The lines needed are those from the start of the records through the line holding "Consider a European", each copied exactly.

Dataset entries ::
>>

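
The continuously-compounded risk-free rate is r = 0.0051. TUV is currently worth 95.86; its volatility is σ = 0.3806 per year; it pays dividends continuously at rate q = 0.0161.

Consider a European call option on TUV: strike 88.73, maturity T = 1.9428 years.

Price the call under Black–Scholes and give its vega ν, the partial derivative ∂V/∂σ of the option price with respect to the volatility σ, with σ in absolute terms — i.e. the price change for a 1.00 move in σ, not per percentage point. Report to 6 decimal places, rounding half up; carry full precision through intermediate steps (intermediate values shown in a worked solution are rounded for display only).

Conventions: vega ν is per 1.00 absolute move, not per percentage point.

σ√T = 0.3806·√1.9428 = 0.530497
d₁ = (ln(S/K) + (r−q+σ²/2)T) / (σ√T) = (ln(95.86/88.73) + (0.0051−0.0161+0.3806²/2)·1.9428) / 0.530497 = (0.077291 + 0.119343) / 0.530497 = 0.370659
d₂ = d₁ − σ√T = 0.370659 − 0.530497 = -0.159838
e^{−rT} = 0.990141
e^{−qT} = 0.969205
N(d₁) = 0.644554,  N(d₂) = 0.436504
Call price V = S·e^{−qT}·N(d₁) − K·e^{−rT}·N(d₂) = 59.884240 − 38.349170 = 21.535070
φ(d₁) = (1/√(2π))·e^{−d₁²/2} = 0.372457
ν = S·e^{−qT}·φ(d₁)·√T = 48.232944

price = 21.535070
ν = 48.232944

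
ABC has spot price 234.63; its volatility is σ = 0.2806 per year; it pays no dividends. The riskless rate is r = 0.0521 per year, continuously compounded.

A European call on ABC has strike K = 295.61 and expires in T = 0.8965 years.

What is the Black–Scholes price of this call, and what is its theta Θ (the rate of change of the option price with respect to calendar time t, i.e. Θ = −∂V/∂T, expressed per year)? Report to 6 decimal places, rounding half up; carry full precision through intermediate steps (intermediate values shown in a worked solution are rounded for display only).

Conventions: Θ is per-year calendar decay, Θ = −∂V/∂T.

σ√T = 0.2806·√0.8965 = 0.265682
d₁ = (ln(S/K) + (r+σ²/2)T) / (σ√T) = (ln(234.63/295.61) + (0.0521+0.2806²/2)·0.8965) / 0.265682 = (-0.231031 + 0.082001) / 0.265682 = -0.560933
d₂ = d₁ − σ√T = -0.560933 − 0.265682 = -0.826615
e^{−rT} = 0.954366
N(d₁) = 0.287422,  N(d₂) = 0.204228
Call price V = S·N(d₁) − K·e^{−rT}·N(d₂) = 67.437745 − 57.616736 = 9.821009
φ(d₁) = (1/√(2π))·e^{−d₁²/2} = 0.340868
Θ = −S·φ(d₁)·σ/(2√T) − r·K·e^{−rT}·N(d₂) = −11.850910 − 3.001832 = -14.852742

price = 9.821009
Θ = -14.852742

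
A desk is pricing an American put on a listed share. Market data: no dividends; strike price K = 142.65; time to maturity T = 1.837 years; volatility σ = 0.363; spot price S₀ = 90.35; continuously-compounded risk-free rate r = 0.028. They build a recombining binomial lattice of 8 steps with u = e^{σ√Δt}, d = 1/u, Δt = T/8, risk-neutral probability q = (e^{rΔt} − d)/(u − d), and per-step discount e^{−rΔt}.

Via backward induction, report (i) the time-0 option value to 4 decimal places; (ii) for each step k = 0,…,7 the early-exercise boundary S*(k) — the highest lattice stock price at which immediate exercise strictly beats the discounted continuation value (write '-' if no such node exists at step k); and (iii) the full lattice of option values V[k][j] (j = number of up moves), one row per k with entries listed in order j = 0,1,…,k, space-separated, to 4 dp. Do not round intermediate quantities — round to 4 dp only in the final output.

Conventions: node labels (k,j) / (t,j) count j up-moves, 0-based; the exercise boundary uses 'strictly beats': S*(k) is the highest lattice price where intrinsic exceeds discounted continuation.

price = 54.4019
boundary = - 75.9249 63.8028 75.9249 63.8028 75.9249 90.3500 107.5158
tree:
54.4019
66.7251 41.5240
78.8472 53.5193 28.8336
89.0338 66.7251 39.6541 17.2690
97.5941 78.8472 52.5670 25.9243 7.9398
104.7876 89.0338 66.7251 37.6367 13.3345 2.0867
110.8327 97.5941 78.8472 52.3000 21.9456 4.0008 0.0000
115.9126 104.7876 89.0338 66.7251 35.1342 7.6707 0.0000 0.0000
120.1814 110.8327 97.5941 78.8472 52.3000 14.7071 0.0000 0.0000 0.0000

Δt=0.22962, u=1.18999, d=0.84034, q=0.47507, disc=e^(-rΔt)=0.99359
k=8 terminal: V=max(K-S,0) → 120.1814 110.8327 97.5941 78.8472 52.3000 14.7071 0.0000 0.0000 0.0000
k=7: j=0 S=26.7374 intr=115.9126 cont=114.9984 V=115.9126[EX]; j=1 S=37.8624 intr=104.7876 cont=103.8734 V=104.7876[EX]; j=2 S=53.6162 intr=89.0338 cont=88.1196 V=89.0338[EX]; j=3 S=75.9249 intr=66.7251 cont=65.8109 V=66.7251[EX]; j=4 S=107.5158 intr=35.1342 cont=34.2200 V=35.1342[EX]; j=5 S=152.2511 intr=0.0000 cont=7.6707 V=7.6707[hold]; j=6 S=215.5999 intr=0.0000 cont=0.0000 V=0.0000[hold]; j=7 S=305.3070 intr=0.0000 cont=0.0000 V=0.0000[hold]  S*(7)=107.5158
k=6: j=0 S=31.8173 intr=110.8327 cont=109.9185 V=110.8327[EX]; j=1 S=45.0559 intr=97.5941 cont=96.6799 V=97.5941[EX]; j=2 S=63.8028 intr=78.8472 cont=77.9329 V=78.8472[EX]; j=3 S=90.3500 intr=52.3000 cont=51.3858 V=52.3000[EX]; j=4 S=127.9429 intr=14.7071 cont=21.9456 V=21.9456[hold]; j=5 S=181.1776 intr=0.0000 cont=4.0008 V=4.0008[hold]; j=6 S=256.5622 intr=0.0000 cont=0.0000 V=0.0000[hold]  S*(6)=90.3500
k=5: j=0 S=37.8624 intr=104.7876 cont=103.8734 V=104.7876[EX]; j=1 S=53.6162 intr=89.0338 cont=88.1196 V=89.0338[EX]; j=2 S=75.9249 intr=66.7251 cont=65.8109 V=66.7251[EX]; j=3 S=107.5158 intr=35.1342 cont=37.6367 V=37.6367[hold]; j=4 S=152.2511 intr=0.0000 cont=13.3345 V=13.3345[hold]; j=5 S=215.5999 intr=0.0000 cont=2.0867 V=2.0867[hold]  S*(5)=75.9249
k=4: j=0 S=45.0559 intr=97.5941 cont=96.6799 V=97.5941[EX]; j=1 S=63.8028 intr=78.8472 cont=77.9329 V=78.8472[EX]; j=2 S=90.3500 intr=52.3000 cont=52.5670 V=52.5670[hold]; j=3 S=127.9429 intr=14.7071 cont=25.9243 V=25.9243[hold]; j=4 S=181.1776 intr=0.0000 cont=7.9398 V=7.9398[hold]  S*(4)=63.8028
k=3: j=0 S=53.6162 intr=89.0338 cont=88.1196 V=89.0338[EX]; j=1 S=75.9249 intr=66.7251 cont=65.9369 V=66.7251[EX]; j=2 S=107.5158 intr=35.1342 cont=39.6541 V=39.6541[hold]; j=3 S=152.2511 intr=0.0000 cont=17.2690 V=17.2690[hold]  S*(3)=75.9249
k=2: j=0 S=63.8028 intr=78.8472 cont=77.9329 V=78.8472[EX]; j=1 S=90.3500 intr=52.3000 cont=53.5193 V=53.5193[hold]; j=2 S=127.9429 intr=14.7071 cont=28.8336 V=28.8336[hold]  S*(2)=63.8028
k=1: j=0 S=75.9249 intr=66.7251 cont=66.3864 V=66.7251[EX]; j=1 S=107.5158 intr=35.1342 cont=41.5240 V=41.5240[hold]  S*(1)=75.9249
k=0: j=0 S=90.3500 intr=52.3000 cont=54.4019 V=54.4019[hold]  S*(0)=-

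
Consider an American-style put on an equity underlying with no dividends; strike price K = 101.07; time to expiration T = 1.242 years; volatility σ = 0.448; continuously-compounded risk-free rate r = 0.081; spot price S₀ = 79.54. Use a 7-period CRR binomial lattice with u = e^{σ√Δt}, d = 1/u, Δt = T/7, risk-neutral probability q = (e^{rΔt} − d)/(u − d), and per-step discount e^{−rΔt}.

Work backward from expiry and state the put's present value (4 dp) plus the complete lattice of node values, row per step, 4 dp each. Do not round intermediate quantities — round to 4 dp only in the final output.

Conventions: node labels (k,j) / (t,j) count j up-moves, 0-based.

Δt=0.17743  u=1.20769  d=0.82803  q=0.49109  discount=0.98573
step 7 (expiry): payoffs max(K−S,0) = 79.8423 70.1092 55.9134 35.2086 5.0105 0.0000 0.0000 0.0000
k=6: (k=6,j=0): S=25.6364, K−S=75.4336, hold=73.9914 ⇒ V=75.4336 exercise | (k=6,j=1): S=37.3910, K−S=63.6790, hold=62.2369 ⇒ V=63.6790 exercise | (k=6,j=2): S=54.5351, K−S=46.5349, hold=45.0927 ⇒ V=46.5349 exercise | (k=6,j=3): S=79.5400, K−S=21.5300, hold=20.0878 ⇒ V=21.5300 exercise | (k=6,j=4): S=116.0099, K−S=0.0000, hold=2.5135 ⇒ V=2.5135 continue | (k=6,j=5): S=169.2016, K−S=0.0000, hold=0.0000 ⇒ V=0.0000 continue | (k=6,j=6): S=246.7823, K−S=0.0000, hold=0.0000 ⇒ V=0.0000 continue
k=5: (k=5,j=0): S=30.9608, K−S=70.1092, hold=68.6671 ⇒ V=70.1092 exercise | (k=5,j=1): S=45.1566, K−S=55.9134, hold=54.4712 ⇒ V=55.9134 exercise | (k=5,j=2): S=65.8614, K−S=35.2086, hold=33.7665 ⇒ V=35.2086 exercise | (k=5,j=3): S=96.0595, K−S=5.0105, hold=12.0172 ⇒ V=12.0172 continue | (k=5,j=4): S=140.1038, K−S=0.0000, hold=1.2609 ⇒ V=1.2609 continue | (k=5,j=5): S=204.3428, K−S=0.0000, hold=0.0000 ⇒ V=0.0000 continue
k=4: (k=4,j=0): S=37.3910, K−S=63.6790, hold=62.2369 ⇒ V=63.6790 exercise | (k=4,j=1): S=54.5351, K−S=46.5349, hold=45.0927 ⇒ V=46.5349 exercise | (k=4,j=2): S=79.5400, K−S=21.5300, hold=23.4797 ⇒ V=23.4797 continue | (k=4,j=3): S=116.0099, K−S=0.0000, hold=6.6388 ⇒ V=6.6388 continue | (k=4,j=4): S=169.2016, K−S=0.0000, hold=0.6325 ⇒ V=0.6325 continue
k=3: (k=3,j=0): S=45.1566, K−S=55.9134, hold=54.4712 ⇒ V=55.9134 exercise | (k=3,j=1): S=65.8614, K−S=35.2086, hold=34.7103 ⇒ V=35.2086 exercise | (k=3,j=2): S=96.0595, K−S=5.0105, hold=14.9923 ⇒ V=14.9923 continue | (k=3,j=3): S=140.1038, K−S=0.0000, hold=3.6365 ⇒ V=3.6365 continue
k=2: (k=2,j=0): S=54.5351, K−S=46.5349, hold=45.0927 ⇒ V=46.5349 exercise | (k=2,j=1): S=79.5400, K−S=21.5300, hold=24.9198 ⇒ V=24.9198 continue | (k=2,j=2): S=116.0099, K−S=0.0000, hold=9.2812 ⇒ V=9.2812 continue
k=1: (k=1,j=0): S=65.8614, K−S=35.2086, hold=35.4074 ⇒ V=35.4074 continue | (k=1,j=1): S=96.0595, K−S=5.0105, hold=16.9939 ⇒ V=16.9939 continue
k=0: (k=0,j=0): S=79.5400, K−S=21.5300, hold=25.9885 ⇒ V=25.9885 continue

price = 25.9885
tree:
25.9885
35.4074 16.9939
46.5349 24.9198 9.2812
55.9134 35.2086 14.9923 3.6365
63.6790 46.5349 23.4797 6.6388 0.6325
70.1092 55.9134 35.2086 12.0172 1.2609 0.0000
75.4336 63.6790 46.5349 21.5300 2.5135 0.0000 0.0000
79.8423 70.1092 55.9134 35.2086 5.0105 0.0000 0.0000 0.0000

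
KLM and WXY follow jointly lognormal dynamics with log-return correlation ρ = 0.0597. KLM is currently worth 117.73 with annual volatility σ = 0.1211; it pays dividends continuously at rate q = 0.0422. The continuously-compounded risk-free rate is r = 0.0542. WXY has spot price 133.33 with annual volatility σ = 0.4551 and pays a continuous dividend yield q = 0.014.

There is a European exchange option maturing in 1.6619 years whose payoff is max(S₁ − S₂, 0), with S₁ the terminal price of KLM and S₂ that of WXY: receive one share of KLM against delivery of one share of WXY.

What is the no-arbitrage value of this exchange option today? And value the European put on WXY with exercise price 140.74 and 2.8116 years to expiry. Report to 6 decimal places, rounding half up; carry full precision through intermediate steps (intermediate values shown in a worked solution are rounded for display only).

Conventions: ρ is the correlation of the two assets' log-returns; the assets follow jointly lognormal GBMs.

exchange price = 19.069476
price(WXY put K=140.74) = 33.443420

σ_eff = √(σ₁² + σ₂² − 2ρσ₁σ₂) = √(0.1211² + 0.4551² − 2·0.0597·0.1211·0.4551) = 0.463897
d₁ = (ln(S₁/S₂) + (q₂ − q₁ + σ_eff²/2)T) / (σ_eff√T) = (ln(117.73/133.33) + (0.014 − 0.0422 + 0.107600)·1.6619) / 0.598032 = 0.012578
d₂ = d₁ − σ_eff√T = 0.012578 − 0.598032 = -0.585454
N(d₁) = 0.505018,  N(d₂) = 0.279121
V = S₁·e^{−q₁T}·N(d₁) − S₂·e^{−q₂T}·N(d₂) = 55.428844 − 36.359368 = 19.069476
[vanilla: WXY put K=140.74]
σ√T = 0.4551·√2.8116 = 0.763104
d₁ = (ln(S/K) + (r−q+σ²/2)T) / (σ√T) = (ln(133.33/140.74) + (0.0542−0.014+0.4551²/2)·2.8116) / 0.763104 = (-0.054087 + 0.404190) / 0.763104 = 0.458788
d₂ = d₁ − σ√T = 0.458788 − 0.763104 = -0.304316
e^{−rT} = 0.858654
e^{−qT} = 0.961402
N(−d₁) = 0.323193,  N(−d₂) = 0.619556
price = K·e^{−rT}·N(−d₂) − S·e^{−qT}·N(−d₁) = 74.871529 − 41.428109 = 33.443420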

<<

WRITTEN RESPONSE ::
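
The continuously-compounded risk-free rate is r = 0.0051. TUV is currently worth 95.86; its volatility is σ = 0.3806 per year; it pays dividends continuously at rate q = 0.0161.

Consider a European call option on TUV: strike 88.73, maturity T = 1.9428 years.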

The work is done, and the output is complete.